▶ [TASK OBJECTIVE] Retype every line of the records exactly.

===

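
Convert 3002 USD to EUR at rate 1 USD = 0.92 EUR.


Amount × rate = 3002 × 0.92
= 2761.84 EUR

2761.84 EUR


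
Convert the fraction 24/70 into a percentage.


Percentage = (part / whole) × 100
= (24 / 70) × 100
≈ 34.29%

34.29%


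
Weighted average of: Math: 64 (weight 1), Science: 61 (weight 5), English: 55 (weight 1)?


Numerator = 64×1 + 61×5 + 55×1
= 64 + 305 + 55
= 424
Total weight = 7
Weighted avg = 424/7
= 60.57

60.57


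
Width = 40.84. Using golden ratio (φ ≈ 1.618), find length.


φ = (1 + √5) / 2 ≈ 1.618
Length = width × φ = 40.84 × 1.618 = 66.07912
≈ 66.08

66.08


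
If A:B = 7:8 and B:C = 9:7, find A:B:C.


Match B: multiply A:B by 9 → 63:72
Multiply B:C by 8 → 72:56
Combined: 63:72:56
GCD = 1
= 63:72:56

63:72:56


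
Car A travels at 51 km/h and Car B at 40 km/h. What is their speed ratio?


Ratio = 51:40
GCD = 1
Simplified = 51:40
Time ratio (same distance) = 40:51
Speed ratio = 51:40

51:40


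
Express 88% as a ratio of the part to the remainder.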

===

▶ [COMPLETED TASK]
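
Convert 3002 USD to EUR at rate 1 USD = 0.92 EUR.


Amount × rate = 3002 × 0.92
= 2761.84 EUR

2761.84 EUR


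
Convert the fraction 24/70 into a percentage.


Percentage = (part / whole) × 100
= (24 / 70) × 100
≈ 34.29%

34.29%


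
Weighted average of: Math: 64 (weight 1), Science: 61 (weight 5), English: 55 (weight 1)?


Numerator = 64×1 + 61×5 + 55×1
= 64 + 305 + 55
= 424
Total weight = 7
Weighted avg = 424/7
= 60.57

60.57


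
Width = 40.84. Using golden ratio (φ ≈ 1.618), find length.


φ = (1 + √5) / 2 ≈ 1.618
Length = width × φ = 40.84 × 1.618 = 66.07912
≈ 66.08

66.08


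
If A:B = 7:8 and B:C = 9:7, find A:B:C.


Match B: multiply A:B by 9 → 63:72
Multiply B:C by 8 → 72:56
Combined: 63:72:56
GCD = 1
= 63:72:56

63:72:56


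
Car A travels at 51 km/h and Car B at 40 km/h. What is their speed ratio?


Ratio = 51:40
GCD = 1
Simplified = 51:40
Time ratio (same distance) = 40:51
Speed ratio = 51:40

51:40


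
Express 88% as a ratio of the part to the remainder.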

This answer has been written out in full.